Work instructions:
Each entry must be copied exactly, without omission.

Input records:
==================================================

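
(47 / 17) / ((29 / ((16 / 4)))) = 188 / 493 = 0.38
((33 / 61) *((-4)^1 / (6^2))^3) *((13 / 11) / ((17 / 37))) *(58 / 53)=-27898 / 13355523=-0.00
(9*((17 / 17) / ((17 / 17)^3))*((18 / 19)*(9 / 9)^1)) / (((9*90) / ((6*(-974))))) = -5844 / 95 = -61.52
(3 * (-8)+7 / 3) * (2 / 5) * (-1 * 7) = 182 / 3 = 60.67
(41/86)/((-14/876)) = -8979/301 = -29.83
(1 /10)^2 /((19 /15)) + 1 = 1.01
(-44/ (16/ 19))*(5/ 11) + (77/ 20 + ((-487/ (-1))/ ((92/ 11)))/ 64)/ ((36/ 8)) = -3006271/ 132480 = -22.69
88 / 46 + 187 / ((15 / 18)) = 26026 / 115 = 226.31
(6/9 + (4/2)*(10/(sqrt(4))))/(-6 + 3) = -32/9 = -3.56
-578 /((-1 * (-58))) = -289 /29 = -9.97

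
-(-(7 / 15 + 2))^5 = 69343957 / 759375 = 91.32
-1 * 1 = -1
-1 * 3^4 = -81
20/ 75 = 4/ 15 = 0.27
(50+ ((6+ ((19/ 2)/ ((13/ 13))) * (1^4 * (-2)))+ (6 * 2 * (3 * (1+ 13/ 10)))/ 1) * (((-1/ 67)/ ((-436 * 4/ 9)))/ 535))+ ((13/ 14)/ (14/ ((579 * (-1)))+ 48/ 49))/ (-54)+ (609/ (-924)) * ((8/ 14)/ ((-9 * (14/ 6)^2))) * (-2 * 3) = 7183277721409541011/ 143849985557216400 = 49.94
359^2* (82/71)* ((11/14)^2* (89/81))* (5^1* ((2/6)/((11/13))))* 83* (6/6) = 27909168306305/1690794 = 16506545.63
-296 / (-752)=37 / 94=0.39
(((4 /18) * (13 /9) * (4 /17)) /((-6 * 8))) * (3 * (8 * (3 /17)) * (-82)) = 4264 /7803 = 0.55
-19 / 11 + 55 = 586 / 11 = 53.27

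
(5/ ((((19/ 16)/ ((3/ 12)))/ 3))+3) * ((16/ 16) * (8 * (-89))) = -83304/ 19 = -4384.42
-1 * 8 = -8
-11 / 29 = -0.38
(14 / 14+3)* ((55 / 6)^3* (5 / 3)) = 831875 / 162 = 5135.03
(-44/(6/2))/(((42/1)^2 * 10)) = -11/13230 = -0.00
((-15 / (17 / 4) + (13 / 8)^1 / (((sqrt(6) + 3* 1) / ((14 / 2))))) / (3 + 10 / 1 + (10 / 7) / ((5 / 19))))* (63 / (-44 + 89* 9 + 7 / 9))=128331 / 3625760 - 40131* sqrt(6) / 2346080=-0.01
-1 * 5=-5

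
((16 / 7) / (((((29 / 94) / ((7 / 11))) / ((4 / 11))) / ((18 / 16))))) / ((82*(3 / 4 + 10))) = 13536 / 6186367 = 0.00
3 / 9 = 1 / 3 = 0.33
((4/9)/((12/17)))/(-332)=-17/8964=-0.00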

==================================================

Finished exercise:
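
(47 / 17) / ((29 / ((16 / 4)))) = 188 / 493 = 0.38
((33 / 61) *((-4)^1 / (6^2))^3) *((13 / 11) / ((17 / 37))) *(58 / 53)=-27898 / 13355523=-0.00
(9*((17 / 17) / ((17 / 17)^3))*((18 / 19)*(9 / 9)^1)) / (((9*90) / ((6*(-974))))) = -5844 / 95 = -61.52
(3 * (-8)+7 / 3) * (2 / 5) * (-1 * 7) = 182 / 3 = 60.67
(41/86)/((-14/876)) = -8979/301 = -29.83
(1 /10)^2 /((19 /15)) + 1 = 1.01
(-44/ (16/ 19))*(5/ 11) + (77/ 20 + ((-487/ (-1))/ ((92/ 11)))/ 64)/ ((36/ 8)) = -3006271/ 132480 = -22.69
88 / 46 + 187 / ((15 / 18)) = 26026 / 115 = 226.31
(6/9 + (4/2)*(10/(sqrt(4))))/(-6 + 3) = -32/9 = -3.56
-578 /((-1 * (-58))) = -289 /29 = -9.97

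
-(-(7 / 15 + 2))^5 = 69343957 / 759375 = 91.32
-1 * 1 = -1
-1 * 3^4 = -81
20/ 75 = 4/ 15 = 0.27
(50+ ((6+ ((19/ 2)/ ((13/ 13))) * (1^4 * (-2)))+ (6 * 2 * (3 * (1+ 13/ 10)))/ 1) * (((-1/ 67)/ ((-436 * 4/ 9)))/ 535))+ ((13/ 14)/ (14/ ((579 * (-1)))+ 48/ 49))/ (-54)+ (609/ (-924)) * ((8/ 14)/ ((-9 * (14/ 6)^2))) * (-2 * 3) = 7183277721409541011/ 143849985557216400 = 49.94
359^2* (82/71)* ((11/14)^2* (89/81))* (5^1* ((2/6)/((11/13))))* 83* (6/6) = 27909168306305/1690794 = 16506545.63
-296 / (-752)=37 / 94=0.39
(((4 /18) * (13 /9) * (4 /17)) /((-6 * 8))) * (3 * (8 * (3 /17)) * (-82)) = 4264 /7803 = 0.55
-19 / 11 + 55 = 586 / 11 = 53.27

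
(5/ ((((19/ 16)/ ((3/ 12)))/ 3))+3) * ((16/ 16) * (8 * (-89))) = -83304/ 19 = -4384.42
-1 * 8 = -8
-11 / 29 = -0.38
(14 / 14+3)* ((55 / 6)^3* (5 / 3)) = 831875 / 162 = 5135.03
(-44/(6/2))/(((42/1)^2 * 10)) = -11/13230 = -0.00
((-15 / (17 / 4) + (13 / 8)^1 / (((sqrt(6) + 3* 1) / ((14 / 2))))) / (3 + 10 / 1 + (10 / 7) / ((5 / 19))))* (63 / (-44 + 89* 9 + 7 / 9))=128331 / 3625760 - 40131* sqrt(6) / 2346080=-0.01
-1 * 5=-5

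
((16 / 7) / (((((29 / 94) / ((7 / 11))) / ((4 / 11))) / ((18 / 16))))) / ((82*(3 / 4 + 10))) = 13536 / 6186367 = 0.00
3 / 9 = 1 / 3 = 0.33
((4/9)/((12/17)))/(-332)=-17/8964=-0.00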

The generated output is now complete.